Task brief: Your answer should be the records below, repeated exactly as they stand.

Records excerpted from a collection:
^^^^^^^^^^^^^^^^
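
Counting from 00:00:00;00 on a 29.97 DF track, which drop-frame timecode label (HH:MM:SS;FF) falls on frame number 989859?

09:10:28;09

Ten DF minutes hold 17982 frames, so frame 989859 lies in block 55 (frames 989010–1006991) with 849 frames into that block.
The block's first minute is 1800 frames and the rest 1798 each; 849 frames reaches minute 0, so 55 × 18 + 0 × 2 = 990 labels have been skipped so far.
Adding those back, label number 989859 + 990 = 990849 at 30 labels/s is 33028 s + 9 f = 9 h 10 min 28 s frame 9, i.e. 09:10:28;09.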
^^^^^^^^^^^^^^^^
Task answer:
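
Counting from 00:00:00;00 on a 29.97 DF track, which drop-frame timecode label (HH:MM:SS;FF) falls on frame number 989859?

09:10:28;09

Ten DF minutes hold 17982 frames, so frame 989859 lies in block 55 (frames 989010–1006991) with 849 frames into that block.
The block's first minute is 1800 frames and the rest 1798 each; 849 frames reaches minute 0, so 55 × 18 + 0 × 2 = 990 labels have been skipped so far.
Adding those back, label number 989859 + 990 = 990849 at 30 labels/s is 33028 s + 9 f = 9 h 10 min 28 s frame 9, i.e. 09:10:28;09.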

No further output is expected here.